* [WHAT YOU WILL DO] Write out all the data again, exactly as it stands.

*** Begin section ***

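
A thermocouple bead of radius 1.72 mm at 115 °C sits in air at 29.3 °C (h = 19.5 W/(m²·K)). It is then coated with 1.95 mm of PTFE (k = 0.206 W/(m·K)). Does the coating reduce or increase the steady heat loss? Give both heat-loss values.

Critical radius for a sphere: r_cr = 2k/h = 0.0211 m = 2.11 cm.
Outer radius after coating: r₂ = 0.00172 + 0.00195 = 0.00367 m.
Since r₁ < r_cr and r₂ ≤ r_cr, the coating moves toward the maximum at r_cr — heat loss rises.
Bare: R = 1/(4πr₁²h) = 1379 K/W; Q = 85.7/1379 = 0.0621 W.
Coated: R = R_cond + R_conv = 422.3 K/W; Q = 85.7/422.3 = 0.203 W.

increases: 0.0621 → 0.203 W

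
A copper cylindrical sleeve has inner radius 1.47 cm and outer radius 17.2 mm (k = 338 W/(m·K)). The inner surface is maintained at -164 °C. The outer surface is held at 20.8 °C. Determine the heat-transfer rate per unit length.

Q' = 2πk·ΔT/ln(r₂/r₁) = 2π × 338 × 184.8 / ln(0.0172/0.0147) = 2.50×10^6 W/m

Q' = 2500 kW/m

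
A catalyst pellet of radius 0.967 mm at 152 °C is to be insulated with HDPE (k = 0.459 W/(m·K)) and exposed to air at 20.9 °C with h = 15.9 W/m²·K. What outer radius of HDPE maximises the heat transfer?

For a sphere, r_cr = 2k_ins/h = 2·0.459/15.9 = 0.0577 m = 5.77 cm

r_cr = 5.77 cm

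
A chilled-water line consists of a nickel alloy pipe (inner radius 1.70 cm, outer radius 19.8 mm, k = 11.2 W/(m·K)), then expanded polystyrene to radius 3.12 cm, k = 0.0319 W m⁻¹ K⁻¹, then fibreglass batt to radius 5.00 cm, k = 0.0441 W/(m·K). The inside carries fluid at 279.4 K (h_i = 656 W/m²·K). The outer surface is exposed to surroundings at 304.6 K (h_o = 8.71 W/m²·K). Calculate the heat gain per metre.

Q' = 5.79 W/m

Treat each layer as a resistance in series:
  R'_conv,in = 1/(2πr h) = 1/(2π·0.0170·656) = 0.01427 m·K/W
  R'_nickel alloy = ln(0.0198/0.0170)/(2πk) = 0.1525/(2π·11.2) = 0.002167 m·K/W
  R'_expanded polystyrene = ln(0.0312/0.0198)/(2πk) = 0.4547/(2π·0.0319) = 2.269 m·K/W
  R'_fibreglass batt = ln(0.0500/0.0312)/(2πk) = 0.4716/(2π·0.0441) = 1.702 m·K/W
  R'_conv,out = 1/(2πr h) = 1/(2π·0.0500·8.71) = 0.3655 m·K/W
ΣR = 0.01427 + 0.002167 + 2.269 + 1.702 + 0.3655 = 4.353 m·K/W
Q' = ΔT/ΣR = (279.4 K − 304.6 K)/4.353 = -5.79 W/m
(Negative Q' ⇒ heat flows inward; heat gain = 5.79 W/m.)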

*** End section ***

* [SOLVED PROBLEM]
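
A thermocouple bead of radius 1.72 mm at 115 °C sits in air at 29.3 °C (h = 19.5 W/(m²·K)). It is then coated with 1.95 mm of PTFE (k = 0.206 W/(m·K)). Does the coating reduce or increase the steady heat loss? Give both heat-loss values.

Critical radius for a sphere: r_cr = 2k/h = 0.0211 m = 2.11 cm.
Outer radius after coating: r₂ = 0.00172 + 0.00195 = 0.00367 m.
Since r₁ < r_cr and r₂ ≤ r_cr, the coating moves toward the maximum at r_cr — heat loss rises.
Bare: R = 1/(4πr₁²h) = 1379 K/W; Q = 85.7/1379 = 0.0621 W.
Coated: R = R_cond + R_conv = 422.3 K/W; Q = 85.7/422.3 = 0.203 W.

increases: 0.0621 → 0.203 W

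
A copper cylindrical sleeve has inner radius 1.47 cm and outer radius 17.2 mm (k = 338 W/(m·K)). The inner surface is maintained at -164 °C. The outer surface is held at 20.8 °C. Determine the heat-transfer rate per unit length.

Q' = 2πk·ΔT/ln(r₂/r₁) = 2π × 338 × 184.8 / ln(0.0172/0.0147) = 2.50×10^6 W/m

Q' = 2500 kW/m

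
A catalyst pellet of radius 0.967 mm at 152 °C is to be insulated with HDPE (k = 0.459 W/(m·K)) and exposed to air at 20.9 °C with h = 15.9 W/m²·K. What outer radius of HDPE maximises the heat transfer?

For a sphere, r_cr = 2k_ins/h = 2·0.459/15.9 = 0.0577 m = 5.77 cm

r_cr = 5.77 cm

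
A chilled-water line consists of a nickel alloy pipe (inner radius 1.70 cm, outer radius 19.8 mm, k = 11.2 W/(m·K)), then expanded polystyrene to radius 3.12 cm, k = 0.0319 W m⁻¹ K⁻¹, then fibreglass batt to radius 5.00 cm, k = 0.0441 W/(m·K). The inside carries fluid at 279.4 K (h_i = 656 W/m²·K). The outer surface is exposed to surroundings at 304.6 K (h_o = 8.71 W/m²·K). Calculate the heat gain per metre.

Q' = 5.79 W/m

Treat each layer as a resistance in series:
  R'_conv,in = 1/(2πr h) = 1/(2π·0.0170·656) = 0.01427 m·K/W
  R'_nickel alloy = ln(0.0198/0.0170)/(2πk) = 0.1525/(2π·11.2) = 0.002167 m·K/W
  R'_expanded polystyrene = ln(0.0312/0.0198)/(2πk) = 0.4547/(2π·0.0319) = 2.269 m·K/W
  R'_fibreglass batt = ln(0.0500/0.0312)/(2πk) = 0.4716/(2π·0.0441) = 1.702 m·K/W
  R'_conv,out = 1/(2πr h) = 1/(2π·0.0500·8.71) = 0.3655 m·K/W
ΣR = 0.01427 + 0.002167 + 2.269 + 1.702 + 0.3655 = 4.353 m·K/W
Q' = ΔT/ΣR = (279.4 K − 304.6 K)/4.353 = -5.79 W/m
(Negative Q' ⇒ heat flows inward; heat gain = 5.79 W/m.)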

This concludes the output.